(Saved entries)
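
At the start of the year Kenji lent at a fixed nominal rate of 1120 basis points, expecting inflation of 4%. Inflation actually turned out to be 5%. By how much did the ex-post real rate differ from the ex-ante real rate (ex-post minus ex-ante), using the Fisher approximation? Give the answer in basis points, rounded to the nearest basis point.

Ex-ante: 11.2% − 4% = 7.200%
Ex-post: 11.2% − 5% = 6.200%
Difference (ex-post − ex-ante) = -1.0000% → -100 basis points.

-100 basis points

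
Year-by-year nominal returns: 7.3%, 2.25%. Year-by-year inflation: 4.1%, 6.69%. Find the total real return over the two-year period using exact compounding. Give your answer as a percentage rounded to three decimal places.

-1.216%

Compound the nominal returns: 1.0730 × 1.0225 = 1.0971425.
Compound inflation: 1.0410 × 1.0669 = 1.1106429.
Deflate: 1.0971425 / 1.1106429 = 0.9878445.
Total real return = 0.9878445 − 1 → -1.216%.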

(Problem details):
Give an exact copy of every line from the one holding "Year-by-year nominal returns: 7.3%, 2.25%." through the end of the records, both included, and no other lines.

(Task response):
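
Year-by-year nominal returns: 7.3%, 2.25%. Year-by-year inflation: 4.1%, 6.69%. Find the total real return over the two-year period using exact compounding. Give your answer as a percentage rounded to three decimal places.

-1.216%

Compound the nominal returns: 1.0730 × 1.0225 = 1.0971425.
Compound inflation: 1.0410 × 1.0669 = 1.1106429.
Deflate: 1.0971425 / 1.1106429 = 0.9878445.
Total real return = 0.9878445 − 1 → -1.216%.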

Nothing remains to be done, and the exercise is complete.